The input below:
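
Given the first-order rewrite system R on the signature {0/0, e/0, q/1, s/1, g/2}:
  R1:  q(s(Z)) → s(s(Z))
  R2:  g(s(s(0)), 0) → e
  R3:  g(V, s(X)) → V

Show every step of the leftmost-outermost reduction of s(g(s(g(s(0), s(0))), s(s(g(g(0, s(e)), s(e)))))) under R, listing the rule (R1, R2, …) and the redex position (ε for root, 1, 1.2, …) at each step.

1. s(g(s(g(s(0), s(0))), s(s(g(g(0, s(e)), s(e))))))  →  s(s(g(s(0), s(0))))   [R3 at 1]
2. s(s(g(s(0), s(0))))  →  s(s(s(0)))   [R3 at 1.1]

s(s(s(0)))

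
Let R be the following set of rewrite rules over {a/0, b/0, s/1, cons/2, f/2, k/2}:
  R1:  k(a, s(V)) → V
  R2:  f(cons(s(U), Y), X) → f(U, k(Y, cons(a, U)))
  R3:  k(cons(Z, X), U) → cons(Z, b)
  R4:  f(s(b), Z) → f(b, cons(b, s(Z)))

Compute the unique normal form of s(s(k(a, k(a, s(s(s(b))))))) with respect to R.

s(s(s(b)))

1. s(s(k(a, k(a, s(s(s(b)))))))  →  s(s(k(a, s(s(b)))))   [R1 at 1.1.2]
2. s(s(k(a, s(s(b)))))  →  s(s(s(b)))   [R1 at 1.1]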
End of The input.
The input below:
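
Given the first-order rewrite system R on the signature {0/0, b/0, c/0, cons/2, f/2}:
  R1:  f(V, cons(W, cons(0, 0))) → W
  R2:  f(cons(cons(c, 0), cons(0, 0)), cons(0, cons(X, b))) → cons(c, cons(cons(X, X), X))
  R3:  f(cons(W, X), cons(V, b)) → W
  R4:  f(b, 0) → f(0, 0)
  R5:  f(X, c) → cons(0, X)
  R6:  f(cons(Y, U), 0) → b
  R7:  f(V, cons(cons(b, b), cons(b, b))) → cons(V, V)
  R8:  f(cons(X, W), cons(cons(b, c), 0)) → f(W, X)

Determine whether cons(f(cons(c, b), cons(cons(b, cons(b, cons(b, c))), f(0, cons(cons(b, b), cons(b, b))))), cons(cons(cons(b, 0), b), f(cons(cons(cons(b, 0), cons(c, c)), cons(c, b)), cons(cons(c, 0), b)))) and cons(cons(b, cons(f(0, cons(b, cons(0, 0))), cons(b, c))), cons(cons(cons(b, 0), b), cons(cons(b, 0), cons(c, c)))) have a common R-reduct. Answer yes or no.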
End of The input.
The input below:
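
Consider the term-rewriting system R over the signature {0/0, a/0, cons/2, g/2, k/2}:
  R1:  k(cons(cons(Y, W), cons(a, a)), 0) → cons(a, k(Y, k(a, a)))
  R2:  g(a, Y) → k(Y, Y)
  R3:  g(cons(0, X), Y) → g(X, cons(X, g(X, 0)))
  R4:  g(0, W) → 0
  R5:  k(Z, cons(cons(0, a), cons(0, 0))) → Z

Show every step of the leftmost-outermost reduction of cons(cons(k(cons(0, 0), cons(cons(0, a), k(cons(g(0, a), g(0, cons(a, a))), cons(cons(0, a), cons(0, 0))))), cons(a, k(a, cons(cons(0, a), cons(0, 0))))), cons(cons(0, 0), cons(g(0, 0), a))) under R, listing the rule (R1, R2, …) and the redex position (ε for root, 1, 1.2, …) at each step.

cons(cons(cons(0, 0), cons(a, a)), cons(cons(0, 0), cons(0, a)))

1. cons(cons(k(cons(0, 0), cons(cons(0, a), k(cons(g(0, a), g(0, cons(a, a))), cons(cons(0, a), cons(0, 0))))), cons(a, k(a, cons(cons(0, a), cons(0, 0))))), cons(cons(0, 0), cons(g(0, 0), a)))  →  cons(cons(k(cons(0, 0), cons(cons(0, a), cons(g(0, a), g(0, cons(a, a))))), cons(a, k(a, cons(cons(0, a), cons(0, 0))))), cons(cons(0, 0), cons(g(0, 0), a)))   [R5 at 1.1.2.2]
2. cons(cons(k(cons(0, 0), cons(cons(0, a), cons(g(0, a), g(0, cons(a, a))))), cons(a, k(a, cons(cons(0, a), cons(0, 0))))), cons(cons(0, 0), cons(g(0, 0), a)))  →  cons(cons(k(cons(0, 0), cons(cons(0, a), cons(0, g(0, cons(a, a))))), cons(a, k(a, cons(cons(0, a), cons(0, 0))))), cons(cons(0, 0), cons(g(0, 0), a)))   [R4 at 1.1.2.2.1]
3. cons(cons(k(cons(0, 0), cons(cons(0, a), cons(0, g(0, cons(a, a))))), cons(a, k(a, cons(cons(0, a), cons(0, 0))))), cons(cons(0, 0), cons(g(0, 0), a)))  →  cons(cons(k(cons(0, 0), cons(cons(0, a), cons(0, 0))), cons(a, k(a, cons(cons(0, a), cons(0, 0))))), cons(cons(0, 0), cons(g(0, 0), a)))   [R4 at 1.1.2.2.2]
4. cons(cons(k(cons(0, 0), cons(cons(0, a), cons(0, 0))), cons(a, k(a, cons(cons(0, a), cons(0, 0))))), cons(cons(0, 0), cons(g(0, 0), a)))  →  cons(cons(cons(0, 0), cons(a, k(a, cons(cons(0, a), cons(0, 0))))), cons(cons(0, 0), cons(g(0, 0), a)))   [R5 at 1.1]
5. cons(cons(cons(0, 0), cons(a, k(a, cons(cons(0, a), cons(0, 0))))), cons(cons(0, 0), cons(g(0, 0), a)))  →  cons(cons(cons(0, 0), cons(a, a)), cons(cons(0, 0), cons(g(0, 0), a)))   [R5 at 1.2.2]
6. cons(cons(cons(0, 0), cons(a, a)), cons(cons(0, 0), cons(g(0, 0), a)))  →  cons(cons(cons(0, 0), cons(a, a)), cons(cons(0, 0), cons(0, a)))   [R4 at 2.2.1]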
End of The input.
*Task goal*
Please copy every line in the entries where "rewrite" appears.

*Completed task*
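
Given the first-order rewrite system R on the signature {0/0, e/0, q/1, s/1, g/2}:
Let R be the following set of rewrite rules over {a/0, b/0, s/1, cons/2, f/2, k/2}:
Given the first-order rewrite system R on the signature {0/0, b/0, c/0, cons/2, f/2}: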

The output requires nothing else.